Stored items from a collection
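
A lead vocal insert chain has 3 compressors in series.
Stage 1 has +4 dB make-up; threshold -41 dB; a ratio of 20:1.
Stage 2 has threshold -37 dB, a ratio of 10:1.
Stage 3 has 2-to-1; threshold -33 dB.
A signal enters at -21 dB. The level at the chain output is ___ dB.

-36.9 dB

Stage 1: 20 dB above -41 dB, reduced 20:1 to 1 dB above → -40 dB; +4 dB make-up → -36 dB.
Stage 2: 1 dB above -37 dB, reduced 10:1 to 0.1 dB above → -36.9 dB.
Stage 3: below threshold (-36.9 ≤ -33); passes unchanged; output -36.9 dB.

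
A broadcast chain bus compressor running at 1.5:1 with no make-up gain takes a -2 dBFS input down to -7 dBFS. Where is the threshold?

-17 dBFS

Input is 15 dB above T (since output overshoot × R = input overshoot: (-7 − T)·1.5 = -2 − T gives T = -17 dBFS).
Check: -17 + (-2 − (-17))/1.5 = -17 + 10 = -7 dBFS. ✓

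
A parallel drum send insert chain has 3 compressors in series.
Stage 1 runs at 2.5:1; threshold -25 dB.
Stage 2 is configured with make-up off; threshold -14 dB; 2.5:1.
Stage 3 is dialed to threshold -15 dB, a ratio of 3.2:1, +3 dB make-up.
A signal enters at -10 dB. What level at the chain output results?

-16 dB

Stage 1: -10 dB is 15 dB over -25 dB; at 2.5:1 that becomes 6 dB over, giving -19 dB.
Stage 2: -19 dB ≤ -14 dB, so stage 2 doesn't engage; output -19 dB.
Stage 3: -19 dB is at or below the -15 dB threshold — no compression; make-up brings it to -16 dB.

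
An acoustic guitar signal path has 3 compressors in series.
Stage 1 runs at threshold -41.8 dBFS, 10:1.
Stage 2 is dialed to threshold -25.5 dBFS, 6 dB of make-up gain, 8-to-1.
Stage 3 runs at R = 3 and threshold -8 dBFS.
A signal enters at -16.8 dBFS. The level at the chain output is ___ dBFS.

-33.3 dBFS

Stage 1: 25 dB above -41.8 dBFS, reduced 10:1 to 2.5 dB above → -39.3 dBFS.
Stage 2: -39.3 dBFS ≤ -25.5 dBFS, so stage 2 doesn't engage; make-up brings it to -33.3 dBFS.
Stage 3: -33.3 dBFS is at or below the -8 dBFS threshold — no compression; output -33.3 dBFS.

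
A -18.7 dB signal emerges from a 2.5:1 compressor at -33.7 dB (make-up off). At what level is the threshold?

Let T be the threshold. Output overshoot = (input overshoot)/R, so -33.7 − T = (-18.7 − T)/2.5.
2.5·(-33.7 − T) = -18.7 − T → 1.5·T = -84.25 − (-18.7) = -65.55.
T = -65.55/1.5 = -43.7 dB.

-43.7 dB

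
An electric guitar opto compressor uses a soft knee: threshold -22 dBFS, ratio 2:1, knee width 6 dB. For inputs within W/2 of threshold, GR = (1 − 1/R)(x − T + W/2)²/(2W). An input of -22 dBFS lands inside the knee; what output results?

x − T + W/2 = -22 − (-22) + 3 = 3.
GR = (1 − 1/2) × 3² / 12 = 0.5 × 9 / 12 = 0.375 dB.
Output = -22 − 0.375 = -22.375 dBFS.

-22.375 dBFS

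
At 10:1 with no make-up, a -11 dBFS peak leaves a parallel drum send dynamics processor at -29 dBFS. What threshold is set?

-31 dBFS

Input is 20 dB above T (since output overshoot × R = input overshoot: (-29 − T)·10 = -11 − T gives T = -31 dBFS).
Check: -31 + (-11 − (-31))/10 = -31 + 2 = -29 dBFS. ✓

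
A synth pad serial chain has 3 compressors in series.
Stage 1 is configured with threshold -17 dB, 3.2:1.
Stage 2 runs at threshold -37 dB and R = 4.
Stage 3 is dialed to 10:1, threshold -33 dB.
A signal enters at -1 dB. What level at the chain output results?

Stage 1: overshoot 16 dB → 16/3.2 = 5 dB → -12 dB.
Stage 2: overshoot 25 dB → 25/4 = 6.25 dB → -30.75 dB.
Stage 3: 2.25 dB above -33 dB, reduced 10:1 to 0.225 dB above → -32.775 dB.

-32.775 dB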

§ TASK ITEM
Both the first line of the data above and the line with "Stage 3 has 2-to-1; threshold -33 dB." must be included; please return exactly those lines and the ones between them.

§ COMPLETED TASK
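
A lead vocal insert chain has 3 compressors in series.
Stage 1 has +4 dB make-up; threshold -41 dB; a ratio of 20:1.
Stage 2 has threshold -37 dB, a ratio of 10:1.
Stage 3 has 2-to-1; threshold -33 dB.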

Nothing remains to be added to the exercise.